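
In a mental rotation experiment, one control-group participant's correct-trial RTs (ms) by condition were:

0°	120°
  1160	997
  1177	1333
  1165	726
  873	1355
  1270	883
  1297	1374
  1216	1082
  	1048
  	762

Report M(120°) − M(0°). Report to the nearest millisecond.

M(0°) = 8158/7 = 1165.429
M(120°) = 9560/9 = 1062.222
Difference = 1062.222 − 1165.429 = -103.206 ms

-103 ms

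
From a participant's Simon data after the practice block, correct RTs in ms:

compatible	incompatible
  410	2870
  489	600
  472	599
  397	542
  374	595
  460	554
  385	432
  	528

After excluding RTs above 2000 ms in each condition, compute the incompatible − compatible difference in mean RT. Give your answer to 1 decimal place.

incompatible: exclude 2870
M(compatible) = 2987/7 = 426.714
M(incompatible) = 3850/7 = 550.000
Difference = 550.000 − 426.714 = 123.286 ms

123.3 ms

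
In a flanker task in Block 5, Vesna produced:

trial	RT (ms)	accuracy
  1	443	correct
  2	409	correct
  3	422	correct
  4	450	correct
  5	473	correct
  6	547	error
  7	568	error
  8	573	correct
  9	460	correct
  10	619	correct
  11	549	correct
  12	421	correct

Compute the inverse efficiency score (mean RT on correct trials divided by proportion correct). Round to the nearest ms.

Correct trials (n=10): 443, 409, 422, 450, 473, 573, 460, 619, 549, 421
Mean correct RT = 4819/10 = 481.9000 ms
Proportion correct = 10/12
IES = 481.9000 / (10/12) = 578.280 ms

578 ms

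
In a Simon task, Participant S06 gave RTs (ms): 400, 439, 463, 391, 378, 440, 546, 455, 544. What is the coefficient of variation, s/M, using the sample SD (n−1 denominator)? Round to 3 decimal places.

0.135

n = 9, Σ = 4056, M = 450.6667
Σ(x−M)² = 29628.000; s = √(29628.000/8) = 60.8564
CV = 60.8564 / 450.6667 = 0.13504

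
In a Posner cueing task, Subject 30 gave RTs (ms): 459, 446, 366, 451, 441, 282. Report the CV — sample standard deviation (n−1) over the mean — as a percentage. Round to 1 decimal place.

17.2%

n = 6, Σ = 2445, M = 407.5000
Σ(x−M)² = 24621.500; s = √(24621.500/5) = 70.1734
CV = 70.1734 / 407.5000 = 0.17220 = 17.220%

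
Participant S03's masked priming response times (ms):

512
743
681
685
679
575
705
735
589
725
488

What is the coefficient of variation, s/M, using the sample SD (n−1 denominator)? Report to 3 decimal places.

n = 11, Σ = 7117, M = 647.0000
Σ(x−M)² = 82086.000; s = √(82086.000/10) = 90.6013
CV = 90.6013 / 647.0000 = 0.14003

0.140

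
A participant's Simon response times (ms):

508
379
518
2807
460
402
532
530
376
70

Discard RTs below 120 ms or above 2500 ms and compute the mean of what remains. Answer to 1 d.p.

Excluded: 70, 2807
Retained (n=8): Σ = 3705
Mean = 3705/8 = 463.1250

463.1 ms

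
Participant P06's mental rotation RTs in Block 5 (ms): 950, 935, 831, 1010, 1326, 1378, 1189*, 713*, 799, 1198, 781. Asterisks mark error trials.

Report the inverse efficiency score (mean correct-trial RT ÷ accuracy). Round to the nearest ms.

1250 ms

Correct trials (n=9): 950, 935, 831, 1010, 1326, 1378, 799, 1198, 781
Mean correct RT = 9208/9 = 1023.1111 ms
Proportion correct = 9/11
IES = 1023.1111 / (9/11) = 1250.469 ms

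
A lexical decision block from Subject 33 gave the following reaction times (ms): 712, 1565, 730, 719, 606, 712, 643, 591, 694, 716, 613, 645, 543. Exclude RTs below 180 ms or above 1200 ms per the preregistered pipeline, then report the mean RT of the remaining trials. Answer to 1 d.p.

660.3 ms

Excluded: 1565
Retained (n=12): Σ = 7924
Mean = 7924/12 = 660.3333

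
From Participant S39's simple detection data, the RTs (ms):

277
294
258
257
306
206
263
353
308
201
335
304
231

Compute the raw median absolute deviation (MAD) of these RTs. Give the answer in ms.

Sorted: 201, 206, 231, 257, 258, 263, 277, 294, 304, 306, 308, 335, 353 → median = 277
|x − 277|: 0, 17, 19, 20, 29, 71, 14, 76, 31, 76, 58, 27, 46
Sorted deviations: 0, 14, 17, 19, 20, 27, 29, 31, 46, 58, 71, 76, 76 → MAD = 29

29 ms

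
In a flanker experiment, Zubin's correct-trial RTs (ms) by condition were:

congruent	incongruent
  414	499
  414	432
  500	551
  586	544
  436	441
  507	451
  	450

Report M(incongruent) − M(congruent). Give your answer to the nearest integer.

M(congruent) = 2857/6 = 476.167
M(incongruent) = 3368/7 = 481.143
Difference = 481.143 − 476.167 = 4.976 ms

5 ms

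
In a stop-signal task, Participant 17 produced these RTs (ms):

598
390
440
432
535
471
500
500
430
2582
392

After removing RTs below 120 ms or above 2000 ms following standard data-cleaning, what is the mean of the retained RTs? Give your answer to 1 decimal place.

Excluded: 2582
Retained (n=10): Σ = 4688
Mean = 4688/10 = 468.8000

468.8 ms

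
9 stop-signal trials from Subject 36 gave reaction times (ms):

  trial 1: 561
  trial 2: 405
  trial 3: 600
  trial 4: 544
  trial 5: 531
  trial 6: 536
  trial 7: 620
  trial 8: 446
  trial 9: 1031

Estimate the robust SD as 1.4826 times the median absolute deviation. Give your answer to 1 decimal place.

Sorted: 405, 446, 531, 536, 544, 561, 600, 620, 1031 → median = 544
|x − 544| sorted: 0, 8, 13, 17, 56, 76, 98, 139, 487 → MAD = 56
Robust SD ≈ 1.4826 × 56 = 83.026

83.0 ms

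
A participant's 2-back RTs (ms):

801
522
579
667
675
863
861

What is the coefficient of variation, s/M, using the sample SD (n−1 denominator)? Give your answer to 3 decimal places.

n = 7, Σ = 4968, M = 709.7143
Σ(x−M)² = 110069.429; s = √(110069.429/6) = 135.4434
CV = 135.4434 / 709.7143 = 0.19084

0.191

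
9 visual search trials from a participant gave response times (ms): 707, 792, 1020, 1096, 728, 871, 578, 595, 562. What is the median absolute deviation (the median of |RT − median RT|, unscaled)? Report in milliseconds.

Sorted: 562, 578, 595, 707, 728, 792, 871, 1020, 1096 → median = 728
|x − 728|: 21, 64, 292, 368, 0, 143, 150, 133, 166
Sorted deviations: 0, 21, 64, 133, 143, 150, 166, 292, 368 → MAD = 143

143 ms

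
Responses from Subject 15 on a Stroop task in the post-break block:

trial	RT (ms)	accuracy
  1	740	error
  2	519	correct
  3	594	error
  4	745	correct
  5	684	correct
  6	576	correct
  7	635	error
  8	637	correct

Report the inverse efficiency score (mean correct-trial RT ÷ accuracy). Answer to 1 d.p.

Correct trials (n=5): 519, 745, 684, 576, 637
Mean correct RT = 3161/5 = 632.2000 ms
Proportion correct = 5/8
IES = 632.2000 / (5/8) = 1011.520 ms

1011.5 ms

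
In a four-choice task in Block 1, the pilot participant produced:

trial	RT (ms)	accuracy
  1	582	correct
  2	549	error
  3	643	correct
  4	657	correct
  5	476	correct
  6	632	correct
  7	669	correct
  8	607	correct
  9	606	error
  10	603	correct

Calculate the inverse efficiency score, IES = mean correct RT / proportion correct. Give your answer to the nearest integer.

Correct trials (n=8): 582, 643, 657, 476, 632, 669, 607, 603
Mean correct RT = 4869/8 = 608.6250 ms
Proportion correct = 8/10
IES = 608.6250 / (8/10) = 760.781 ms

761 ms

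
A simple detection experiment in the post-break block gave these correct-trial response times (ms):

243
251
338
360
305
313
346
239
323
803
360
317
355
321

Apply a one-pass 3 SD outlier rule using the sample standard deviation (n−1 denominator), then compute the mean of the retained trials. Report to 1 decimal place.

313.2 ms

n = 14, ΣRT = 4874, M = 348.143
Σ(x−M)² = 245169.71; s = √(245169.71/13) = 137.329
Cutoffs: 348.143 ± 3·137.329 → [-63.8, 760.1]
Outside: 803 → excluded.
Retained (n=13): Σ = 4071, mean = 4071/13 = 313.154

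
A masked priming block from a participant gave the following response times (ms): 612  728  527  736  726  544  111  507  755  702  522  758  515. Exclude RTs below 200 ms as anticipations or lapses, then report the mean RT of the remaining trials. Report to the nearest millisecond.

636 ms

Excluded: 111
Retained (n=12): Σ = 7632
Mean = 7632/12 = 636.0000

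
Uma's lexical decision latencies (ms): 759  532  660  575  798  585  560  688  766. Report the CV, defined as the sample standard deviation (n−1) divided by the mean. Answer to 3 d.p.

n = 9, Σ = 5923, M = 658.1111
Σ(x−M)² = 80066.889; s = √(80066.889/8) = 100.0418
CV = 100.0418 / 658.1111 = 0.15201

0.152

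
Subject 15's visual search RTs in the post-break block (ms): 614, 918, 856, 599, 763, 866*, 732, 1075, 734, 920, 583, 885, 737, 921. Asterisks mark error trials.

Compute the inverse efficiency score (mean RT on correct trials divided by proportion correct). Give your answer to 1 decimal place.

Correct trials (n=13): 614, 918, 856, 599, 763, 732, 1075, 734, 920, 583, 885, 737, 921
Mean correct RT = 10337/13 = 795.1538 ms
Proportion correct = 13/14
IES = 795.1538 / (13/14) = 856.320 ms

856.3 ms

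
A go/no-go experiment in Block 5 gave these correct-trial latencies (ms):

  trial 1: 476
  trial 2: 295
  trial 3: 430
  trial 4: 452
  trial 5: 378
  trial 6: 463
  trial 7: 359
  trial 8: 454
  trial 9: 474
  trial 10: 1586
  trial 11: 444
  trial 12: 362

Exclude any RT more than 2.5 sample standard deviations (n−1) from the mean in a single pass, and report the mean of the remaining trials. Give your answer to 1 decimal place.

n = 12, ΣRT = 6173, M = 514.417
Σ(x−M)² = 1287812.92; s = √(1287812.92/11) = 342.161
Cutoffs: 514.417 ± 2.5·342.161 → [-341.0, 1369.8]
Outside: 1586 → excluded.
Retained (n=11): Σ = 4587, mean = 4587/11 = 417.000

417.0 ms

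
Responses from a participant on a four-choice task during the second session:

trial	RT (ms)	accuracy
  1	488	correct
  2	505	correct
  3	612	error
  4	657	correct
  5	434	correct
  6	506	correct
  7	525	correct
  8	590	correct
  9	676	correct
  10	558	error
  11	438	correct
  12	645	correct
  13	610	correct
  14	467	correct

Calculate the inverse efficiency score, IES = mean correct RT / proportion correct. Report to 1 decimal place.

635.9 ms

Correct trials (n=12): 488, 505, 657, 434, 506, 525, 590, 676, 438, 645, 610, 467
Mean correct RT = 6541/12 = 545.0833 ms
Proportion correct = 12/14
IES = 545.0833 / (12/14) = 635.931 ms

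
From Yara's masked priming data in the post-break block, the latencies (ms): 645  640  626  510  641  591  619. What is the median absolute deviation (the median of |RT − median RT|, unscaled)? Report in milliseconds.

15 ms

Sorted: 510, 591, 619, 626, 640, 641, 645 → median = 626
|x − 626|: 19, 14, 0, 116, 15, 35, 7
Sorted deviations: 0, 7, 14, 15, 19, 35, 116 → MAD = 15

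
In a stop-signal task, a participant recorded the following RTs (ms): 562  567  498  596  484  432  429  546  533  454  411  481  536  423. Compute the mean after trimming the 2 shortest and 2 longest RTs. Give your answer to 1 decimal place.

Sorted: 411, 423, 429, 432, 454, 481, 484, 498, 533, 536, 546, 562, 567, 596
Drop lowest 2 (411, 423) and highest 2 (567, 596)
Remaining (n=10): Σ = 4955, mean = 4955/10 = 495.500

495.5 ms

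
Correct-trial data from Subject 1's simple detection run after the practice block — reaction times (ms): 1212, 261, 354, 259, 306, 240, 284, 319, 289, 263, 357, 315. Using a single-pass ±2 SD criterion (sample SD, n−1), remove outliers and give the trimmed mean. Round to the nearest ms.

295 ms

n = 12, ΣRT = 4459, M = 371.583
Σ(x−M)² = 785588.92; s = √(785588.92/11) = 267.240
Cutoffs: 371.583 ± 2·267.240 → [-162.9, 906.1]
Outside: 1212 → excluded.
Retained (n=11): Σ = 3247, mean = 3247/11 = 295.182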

EXERCISE PROMPT >>
From the data above, copy each line where the string "experiment" appears.

SOLUTION TO THIS TASK >>
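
In a mental rotation experiment, one control-group participant's correct-trial RTs (ms) by condition were:
In a flanker experiment, Zubin's correct-trial RTs (ms) by condition were:
A simple detection experiment in the post-break block gave these correct-trial response times (ms):
A go/no-go experiment in Block 5 gave these correct-trial latencies (ms):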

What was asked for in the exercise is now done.